Activity ▸
Copy every record exactly. Nothing may be skipped.

Task input ▸
○ ○ ○

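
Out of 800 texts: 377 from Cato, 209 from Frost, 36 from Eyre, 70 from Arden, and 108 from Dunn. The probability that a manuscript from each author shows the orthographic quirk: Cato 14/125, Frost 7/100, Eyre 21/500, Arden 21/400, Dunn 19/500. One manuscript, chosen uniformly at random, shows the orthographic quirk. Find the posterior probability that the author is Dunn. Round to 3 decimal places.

Compute prior × likelihood for every hypothesis:
  Cato: 0.47125 × 0.112 = 0.05278
  Frost: 0.26125 × 0.07 = 0.0182875
  Eyre: 0.045 × 0.042 = 0.00189
  Arden: 0.0875 × 0.0525 = 0.00459375
  Dunn: 0.135 × 0.038 = 0.00513
Total = 0.08268125.
P(Dunn | evidence) = 0.00513 / 0.08268125 ≈ 0.062.

0.062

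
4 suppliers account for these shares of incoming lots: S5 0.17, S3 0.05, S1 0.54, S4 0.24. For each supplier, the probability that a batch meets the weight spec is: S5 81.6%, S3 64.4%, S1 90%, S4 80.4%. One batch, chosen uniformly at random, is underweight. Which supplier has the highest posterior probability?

S1

Taking complements, P(underweight | each) = S5 0.184, S3 0.356, S1 0.1, S4 0.196.
Prior × likelihood for each hypothesis:
  S5: 0.17 × 0.184 = 0.03128
  S3: 0.05 × 0.356 = 0.0178
  S1: 0.54 × 0.1 = 0.054
  S4: 0.24 × 0.196 = 0.04704
Total = 0.15012.
Largest term belongs to S1, so S1 is most probable.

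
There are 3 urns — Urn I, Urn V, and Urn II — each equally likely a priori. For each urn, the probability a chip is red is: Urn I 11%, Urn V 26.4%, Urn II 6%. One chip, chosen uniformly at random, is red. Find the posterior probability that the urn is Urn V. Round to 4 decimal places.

With a uniform prior (1/3 each), posterior ∝ likelihood:
  Urn I: 0.11
  Urn V: 0.264
  Urn II: 0.06
Total = 0.434.
P(Urn V | evidence) = 0.264 / 0.434 ≈ 0.6083.

0.6083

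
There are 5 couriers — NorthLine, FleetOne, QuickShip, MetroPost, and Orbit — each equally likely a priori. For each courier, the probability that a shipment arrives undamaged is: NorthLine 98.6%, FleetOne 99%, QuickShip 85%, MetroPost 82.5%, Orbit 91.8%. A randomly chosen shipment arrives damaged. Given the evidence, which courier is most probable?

MetroPost

Taking complements, P(damaged | each) = NorthLine 0.014, FleetOne 0.01, QuickShip 0.15, MetroPost 0.175, Orbit 0.082.
Since the prior is uniform, the posterior is proportional to the likelihood:
  NorthLine: 0.014
  FleetOne: 0.01
  QuickShip: 0.15
  MetroPost: 0.175
  Orbit: 0.082
Sum = 0.431.
Largest term belongs to MetroPost, so MetroPost is most probable.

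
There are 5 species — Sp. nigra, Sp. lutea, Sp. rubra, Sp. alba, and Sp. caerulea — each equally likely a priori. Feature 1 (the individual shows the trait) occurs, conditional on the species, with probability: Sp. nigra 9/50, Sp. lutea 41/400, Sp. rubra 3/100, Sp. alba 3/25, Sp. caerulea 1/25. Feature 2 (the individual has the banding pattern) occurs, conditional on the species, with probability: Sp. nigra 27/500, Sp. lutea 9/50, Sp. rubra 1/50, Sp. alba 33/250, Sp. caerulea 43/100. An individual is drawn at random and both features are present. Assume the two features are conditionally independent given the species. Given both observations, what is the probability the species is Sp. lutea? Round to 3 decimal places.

0.298

With a uniform prior (1/5 each), posterior ∝ likelihood:
  Sp. nigra: 0.18 × 0.054 = 0.00972
  Sp. lutea: 0.1025 × 0.18 = 0.01845
  Sp. rubra: 0.03 × 0.02 = 0.0006
  Sp. alba: 0.12 × 0.132 = 0.01584
  Sp. caerulea: 0.04 × 0.43 = 0.0172
Sum = 0.06181.
P(Sp. lutea | evidence) = 0.01845 / 0.06181 ≈ 0.298.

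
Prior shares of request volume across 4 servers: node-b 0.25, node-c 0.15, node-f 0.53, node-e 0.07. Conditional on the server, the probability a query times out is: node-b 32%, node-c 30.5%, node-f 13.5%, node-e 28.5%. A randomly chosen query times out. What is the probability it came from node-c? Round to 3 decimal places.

Unnormalized posteriors (prior × likelihood):
  node-b: 0.25 × 0.32 = 0.08
  node-c: 0.15 × 0.305 = 0.04575
  node-f: 0.53 × 0.135 = 0.07155
  node-e: 0.07 × 0.285 = 0.01995
Sum = 0.21725.
P(node-c | evidence) = 0.04575 / 0.21725 ≈ 0.211.

0.211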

○ ○ ○

Result of this exercise ▸
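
Out of 800 texts: 377 from Cato, 209 from Frost, 36 from Eyre, 70 from Arden, and 108 from Dunn. The probability that a manuscript from each author shows the orthographic quirk: Cato 14/125, Frost 7/100, Eyre 21/500, Arden 21/400, Dunn 19/500. One manuscript, chosen uniformly at random, shows the orthographic quirk. Find the posterior probability that the author is Dunn. Round to 3 decimal places.

Compute prior × likelihood for every hypothesis:
  Cato: 0.47125 × 0.112 = 0.05278
  Frost: 0.26125 × 0.07 = 0.0182875
  Eyre: 0.045 × 0.042 = 0.00189
  Arden: 0.0875 × 0.0525 = 0.00459375
  Dunn: 0.135 × 0.038 = 0.00513
Total = 0.08268125.
P(Dunn | evidence) = 0.00513 / 0.08268125 ≈ 0.062.

0.062

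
4 suppliers account for these shares of incoming lots: S5 0.17, S3 0.05, S1 0.54, S4 0.24. For each supplier, the probability that a batch meets the weight spec is: S5 81.6%, S3 64.4%, S1 90%, S4 80.4%. One batch, chosen uniformly at random, is underweight. Which supplier has the highest posterior probability?

S1

Taking complements, P(underweight | each) = S5 0.184, S3 0.356, S1 0.1, S4 0.196.
Prior × likelihood for each hypothesis:
  S5: 0.17 × 0.184 = 0.03128
  S3: 0.05 × 0.356 = 0.0178
  S1: 0.54 × 0.1 = 0.054
  S4: 0.24 × 0.196 = 0.04704
Total = 0.15012.
Largest term belongs to S1, so S1 is most probable.

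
There are 3 urns — Urn I, Urn V, and Urn II — each equally likely a priori. For each urn, the probability a chip is red is: Urn I 11%, Urn V 26.4%, Urn II 6%. One chip, chosen uniformly at random, is red. Find the posterior probability that the urn is Urn V. Round to 4 decimal places.

With a uniform prior (1/3 each), posterior ∝ likelihood:
  Urn I: 0.11
  Urn V: 0.264
  Urn II: 0.06
Total = 0.434.
P(Urn V | evidence) = 0.264 / 0.434 ≈ 0.6083.

0.6083

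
There are 5 couriers — NorthLine, FleetOne, QuickShip, MetroPost, and Orbit — each equally likely a priori. For each courier, the probability that a shipment arrives undamaged is: NorthLine 98.6%, FleetOne 99%, QuickShip 85%, MetroPost 82.5%, Orbit 91.8%. A randomly chosen shipment arrives damaged. Given the evidence, which courier is most probable?

MetroPost

Taking complements, P(damaged | each) = NorthLine 0.014, FleetOne 0.01, QuickShip 0.15, MetroPost 0.175, Orbit 0.082.
Since the prior is uniform, the posterior is proportional to the likelihood:
  NorthLine: 0.014
  FleetOne: 0.01
  QuickShip: 0.15
  MetroPost: 0.175
  Orbit: 0.082
Sum = 0.431.
Largest term belongs to MetroPost, so MetroPost is most probable.

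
There are 5 species — Sp. nigra, Sp. lutea, Sp. rubra, Sp. alba, and Sp. caerulea — each equally likely a priori. Feature 1 (the individual shows the trait) occurs, conditional on the species, with probability: Sp. nigra 9/50, Sp. lutea 41/400, Sp. rubra 3/100, Sp. alba 3/25, Sp. caerulea 1/25. Feature 2 (the individual has the banding pattern) occurs, conditional on the species, with probability: Sp. nigra 27/500, Sp. lutea 9/50, Sp. rubra 1/50, Sp. alba 33/250, Sp. caerulea 43/100. An individual is drawn at random and both features are present. Assume the two features are conditionally independent given the species. Given both observations, what is the probability the species is Sp. lutea? Round to 3 decimal places.

0.298

With a uniform prior (1/5 each), posterior ∝ likelihood:
  Sp. nigra: 0.18 × 0.054 = 0.00972
  Sp. lutea: 0.1025 × 0.18 = 0.01845
  Sp. rubra: 0.03 × 0.02 = 0.0006
  Sp. alba: 0.12 × 0.132 = 0.01584
  Sp. caerulea: 0.04 × 0.43 = 0.0172
Sum = 0.06181.
P(Sp. lutea | evidence) = 0.01845 / 0.06181 ≈ 0.298.

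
Prior shares of request volume across 4 servers: node-b 0.25, node-c 0.15, node-f 0.53, node-e 0.07. Conditional on the server, the probability a query times out is: node-b 32%, node-c 30.5%, node-f 13.5%, node-e 28.5%. A randomly chosen query times out. What is the probability it came from node-c? Round to 3 decimal places.

Unnormalized posteriors (prior × likelihood):
  node-b: 0.25 × 0.32 = 0.08
  node-c: 0.15 × 0.305 = 0.04575
  node-f: 0.53 × 0.135 = 0.07155
  node-e: 0.07 × 0.285 = 0.01995
Sum = 0.21725.
P(node-c | evidence) = 0.04575 / 0.21725 ≈ 0.211.

0.211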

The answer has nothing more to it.